The listing below holds a line with "I = ∫ Y[1,m₁] Y[4,m₂] Y[5,m₃] dΩ" and a later line with "Evaluate P_3(cos γ)". Write out those two lines and every line between them, exactly, and nothing else.

'''

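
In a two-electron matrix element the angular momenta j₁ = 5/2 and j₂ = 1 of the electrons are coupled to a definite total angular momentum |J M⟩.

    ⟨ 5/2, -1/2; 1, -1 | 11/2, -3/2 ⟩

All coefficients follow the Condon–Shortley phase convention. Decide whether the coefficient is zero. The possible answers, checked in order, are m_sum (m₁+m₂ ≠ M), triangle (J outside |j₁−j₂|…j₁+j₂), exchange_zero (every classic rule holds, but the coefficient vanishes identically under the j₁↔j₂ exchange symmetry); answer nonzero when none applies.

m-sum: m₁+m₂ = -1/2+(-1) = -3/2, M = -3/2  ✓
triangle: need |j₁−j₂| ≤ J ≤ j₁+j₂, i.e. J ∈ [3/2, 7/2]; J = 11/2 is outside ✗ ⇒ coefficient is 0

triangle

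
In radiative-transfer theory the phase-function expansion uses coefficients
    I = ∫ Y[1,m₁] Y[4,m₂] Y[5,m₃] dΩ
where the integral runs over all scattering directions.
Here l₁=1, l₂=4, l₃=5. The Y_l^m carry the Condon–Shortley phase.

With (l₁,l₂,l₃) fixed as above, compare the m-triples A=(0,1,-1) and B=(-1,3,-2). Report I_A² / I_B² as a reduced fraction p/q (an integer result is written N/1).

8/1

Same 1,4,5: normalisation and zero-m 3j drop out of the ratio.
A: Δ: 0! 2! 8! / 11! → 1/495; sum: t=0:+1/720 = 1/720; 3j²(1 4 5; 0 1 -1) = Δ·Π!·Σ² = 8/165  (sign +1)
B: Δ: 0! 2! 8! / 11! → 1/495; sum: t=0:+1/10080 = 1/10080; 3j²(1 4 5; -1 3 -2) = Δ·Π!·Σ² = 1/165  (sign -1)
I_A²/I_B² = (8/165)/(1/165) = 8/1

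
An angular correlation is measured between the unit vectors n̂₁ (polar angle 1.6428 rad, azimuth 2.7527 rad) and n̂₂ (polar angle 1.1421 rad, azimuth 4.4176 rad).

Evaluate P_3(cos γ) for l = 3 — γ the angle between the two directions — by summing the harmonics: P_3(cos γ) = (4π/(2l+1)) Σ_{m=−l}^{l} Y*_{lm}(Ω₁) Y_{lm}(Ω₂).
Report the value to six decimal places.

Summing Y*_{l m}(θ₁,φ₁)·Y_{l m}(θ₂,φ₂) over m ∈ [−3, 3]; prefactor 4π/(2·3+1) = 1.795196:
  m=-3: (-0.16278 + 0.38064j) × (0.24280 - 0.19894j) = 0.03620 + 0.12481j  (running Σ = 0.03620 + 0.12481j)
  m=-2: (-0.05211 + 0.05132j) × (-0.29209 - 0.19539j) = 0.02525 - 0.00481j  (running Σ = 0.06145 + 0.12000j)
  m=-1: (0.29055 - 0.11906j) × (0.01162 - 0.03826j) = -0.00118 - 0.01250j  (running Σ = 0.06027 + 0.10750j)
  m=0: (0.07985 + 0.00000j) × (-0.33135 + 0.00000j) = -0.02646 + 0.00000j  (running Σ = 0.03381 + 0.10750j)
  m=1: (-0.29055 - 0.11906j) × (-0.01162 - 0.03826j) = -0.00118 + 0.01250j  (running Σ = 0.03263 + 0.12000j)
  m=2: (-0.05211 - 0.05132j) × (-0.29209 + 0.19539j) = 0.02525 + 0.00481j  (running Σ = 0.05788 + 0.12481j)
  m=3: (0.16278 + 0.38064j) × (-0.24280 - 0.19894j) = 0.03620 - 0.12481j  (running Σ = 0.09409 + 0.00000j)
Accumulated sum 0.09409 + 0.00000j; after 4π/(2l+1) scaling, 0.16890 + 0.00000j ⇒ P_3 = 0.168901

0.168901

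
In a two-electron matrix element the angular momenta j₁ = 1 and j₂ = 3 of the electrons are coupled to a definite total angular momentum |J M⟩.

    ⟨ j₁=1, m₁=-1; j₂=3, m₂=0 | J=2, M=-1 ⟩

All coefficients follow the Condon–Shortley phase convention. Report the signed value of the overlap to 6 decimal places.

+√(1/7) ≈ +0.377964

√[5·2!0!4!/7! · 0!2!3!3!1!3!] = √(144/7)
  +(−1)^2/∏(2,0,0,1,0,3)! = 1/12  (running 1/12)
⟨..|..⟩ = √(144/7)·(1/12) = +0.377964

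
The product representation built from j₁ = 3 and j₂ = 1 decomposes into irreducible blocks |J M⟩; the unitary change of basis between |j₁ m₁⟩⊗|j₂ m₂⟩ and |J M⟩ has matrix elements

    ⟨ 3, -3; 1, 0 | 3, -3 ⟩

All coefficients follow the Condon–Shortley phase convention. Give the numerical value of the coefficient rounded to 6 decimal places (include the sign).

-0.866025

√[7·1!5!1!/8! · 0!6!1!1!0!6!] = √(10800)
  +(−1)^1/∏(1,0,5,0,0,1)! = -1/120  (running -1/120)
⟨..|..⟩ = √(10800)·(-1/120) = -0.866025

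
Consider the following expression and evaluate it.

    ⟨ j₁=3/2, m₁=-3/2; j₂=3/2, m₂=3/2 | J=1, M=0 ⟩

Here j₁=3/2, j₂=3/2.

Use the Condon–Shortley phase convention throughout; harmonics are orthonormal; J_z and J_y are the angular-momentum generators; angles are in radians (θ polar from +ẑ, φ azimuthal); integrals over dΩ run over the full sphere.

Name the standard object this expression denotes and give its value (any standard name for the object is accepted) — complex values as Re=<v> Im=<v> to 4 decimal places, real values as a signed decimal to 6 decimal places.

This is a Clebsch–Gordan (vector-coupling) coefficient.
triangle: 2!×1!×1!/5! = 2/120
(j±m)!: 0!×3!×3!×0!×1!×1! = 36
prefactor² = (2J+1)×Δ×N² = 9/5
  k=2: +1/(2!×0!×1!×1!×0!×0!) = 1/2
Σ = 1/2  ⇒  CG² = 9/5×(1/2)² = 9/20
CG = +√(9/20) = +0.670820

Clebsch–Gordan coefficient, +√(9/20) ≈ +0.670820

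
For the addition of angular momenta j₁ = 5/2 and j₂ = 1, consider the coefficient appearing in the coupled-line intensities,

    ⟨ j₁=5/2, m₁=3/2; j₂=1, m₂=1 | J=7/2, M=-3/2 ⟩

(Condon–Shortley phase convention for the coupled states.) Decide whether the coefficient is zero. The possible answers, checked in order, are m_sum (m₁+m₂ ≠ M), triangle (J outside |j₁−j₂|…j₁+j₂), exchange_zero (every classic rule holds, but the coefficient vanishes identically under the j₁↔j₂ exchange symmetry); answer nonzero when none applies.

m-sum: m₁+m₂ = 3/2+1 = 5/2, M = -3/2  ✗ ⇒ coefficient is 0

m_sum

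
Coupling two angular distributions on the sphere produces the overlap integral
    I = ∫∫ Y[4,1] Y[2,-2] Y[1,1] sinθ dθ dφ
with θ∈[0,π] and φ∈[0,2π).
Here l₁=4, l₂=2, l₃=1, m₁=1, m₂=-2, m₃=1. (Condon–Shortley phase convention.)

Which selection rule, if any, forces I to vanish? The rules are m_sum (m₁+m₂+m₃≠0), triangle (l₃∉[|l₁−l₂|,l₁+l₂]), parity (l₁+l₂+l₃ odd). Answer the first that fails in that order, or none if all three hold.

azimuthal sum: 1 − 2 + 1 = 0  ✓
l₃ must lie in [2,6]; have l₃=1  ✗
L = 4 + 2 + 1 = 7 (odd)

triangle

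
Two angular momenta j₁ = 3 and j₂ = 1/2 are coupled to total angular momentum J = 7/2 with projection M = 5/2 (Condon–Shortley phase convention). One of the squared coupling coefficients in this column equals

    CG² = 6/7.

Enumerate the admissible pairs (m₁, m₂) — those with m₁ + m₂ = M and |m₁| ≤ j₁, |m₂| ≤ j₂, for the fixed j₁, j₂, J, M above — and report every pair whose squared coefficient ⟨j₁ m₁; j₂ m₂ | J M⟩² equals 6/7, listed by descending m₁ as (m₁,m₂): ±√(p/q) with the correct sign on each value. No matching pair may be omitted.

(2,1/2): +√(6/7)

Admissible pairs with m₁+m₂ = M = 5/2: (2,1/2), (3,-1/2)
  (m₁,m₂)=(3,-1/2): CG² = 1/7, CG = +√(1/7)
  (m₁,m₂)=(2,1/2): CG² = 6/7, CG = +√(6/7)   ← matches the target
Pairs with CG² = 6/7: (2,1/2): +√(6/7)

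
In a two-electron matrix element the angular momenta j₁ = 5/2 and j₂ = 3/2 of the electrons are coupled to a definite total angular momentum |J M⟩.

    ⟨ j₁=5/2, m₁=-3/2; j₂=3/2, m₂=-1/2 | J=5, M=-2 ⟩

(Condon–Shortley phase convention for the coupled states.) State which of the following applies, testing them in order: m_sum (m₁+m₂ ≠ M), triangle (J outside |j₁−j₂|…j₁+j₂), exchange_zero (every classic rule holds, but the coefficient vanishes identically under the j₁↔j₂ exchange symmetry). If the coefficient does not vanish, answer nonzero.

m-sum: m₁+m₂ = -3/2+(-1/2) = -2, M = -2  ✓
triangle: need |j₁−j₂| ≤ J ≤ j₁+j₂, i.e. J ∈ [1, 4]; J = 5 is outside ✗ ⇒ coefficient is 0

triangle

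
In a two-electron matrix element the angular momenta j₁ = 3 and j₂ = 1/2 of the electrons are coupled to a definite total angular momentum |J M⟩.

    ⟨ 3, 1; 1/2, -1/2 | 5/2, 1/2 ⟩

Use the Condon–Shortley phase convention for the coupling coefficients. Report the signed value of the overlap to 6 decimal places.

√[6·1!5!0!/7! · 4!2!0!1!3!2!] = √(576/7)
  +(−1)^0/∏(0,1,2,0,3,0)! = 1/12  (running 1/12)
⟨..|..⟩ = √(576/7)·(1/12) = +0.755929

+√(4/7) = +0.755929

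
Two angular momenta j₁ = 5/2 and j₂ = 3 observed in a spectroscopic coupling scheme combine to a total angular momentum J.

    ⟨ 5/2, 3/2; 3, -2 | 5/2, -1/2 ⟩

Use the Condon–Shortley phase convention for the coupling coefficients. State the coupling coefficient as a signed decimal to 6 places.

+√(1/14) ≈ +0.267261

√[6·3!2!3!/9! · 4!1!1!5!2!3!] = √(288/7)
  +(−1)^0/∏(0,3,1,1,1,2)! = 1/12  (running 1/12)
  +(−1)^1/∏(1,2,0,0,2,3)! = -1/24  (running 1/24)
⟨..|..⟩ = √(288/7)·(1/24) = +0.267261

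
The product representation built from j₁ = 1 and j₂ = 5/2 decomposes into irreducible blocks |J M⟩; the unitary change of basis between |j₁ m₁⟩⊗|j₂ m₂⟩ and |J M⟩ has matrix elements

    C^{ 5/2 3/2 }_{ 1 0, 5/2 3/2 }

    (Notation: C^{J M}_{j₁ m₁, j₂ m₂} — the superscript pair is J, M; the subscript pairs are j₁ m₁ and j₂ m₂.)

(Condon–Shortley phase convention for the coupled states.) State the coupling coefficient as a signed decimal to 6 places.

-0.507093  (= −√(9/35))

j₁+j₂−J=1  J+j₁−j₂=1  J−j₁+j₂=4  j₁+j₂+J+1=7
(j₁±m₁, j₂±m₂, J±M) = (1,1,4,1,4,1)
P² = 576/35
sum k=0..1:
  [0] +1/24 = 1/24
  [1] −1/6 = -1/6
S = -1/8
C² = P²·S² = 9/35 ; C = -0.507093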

'''

§ **Answer box**:
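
    I = ∫ Y[1,m₁] Y[4,m₂] Y[5,m₃] dΩ
where the integral runs over all scattering directions.
Here l₁=1, l₂=4, l₃=5. The Y_l^m carry the Condon–Shortley phase.

With (l₁,l₂,l₃) fixed as above, compare the m-triples A=(0,1,-1) and B=(-1,3,-2). Report I_A² / I_B² as a reduced fraction p/q (an integer result is written N/1).

8/1

Same 1,4,5: normalisation and zero-m 3j drop out of the ratio.
A: Δ: 0! 2! 8! / 11! → 1/495; sum: t=0:+1/720 = 1/720; 3j²(1 4 5; 0 1 -1) = Δ·Π!·Σ² = 8/165  (sign +1)
B: Δ: 0! 2! 8! / 11! → 1/495; sum: t=0:+1/10080 = 1/10080; 3j²(1 4 5; -1 3 -2) = Δ·Π!·Σ² = 1/165  (sign -1)
I_A²/I_B² = (8/165)/(1/165) = 8/1

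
An angular correlation is measured between the unit vectors n̂₁ (polar angle 1.6428 rad, azimuth 2.7527 rad) and n̂₂ (polar angle 1.1421 rad, azimuth 4.4176 rad).

Evaluate P_3(cos γ) for l = 3 — γ the angle between the two directions — by summing the harmonics: P_3(cos γ) = (4π/(2l+1)) Σ_{m=−l}^{l} Y*_{lm}(Ω₁) Y_{lm}(Ω₂).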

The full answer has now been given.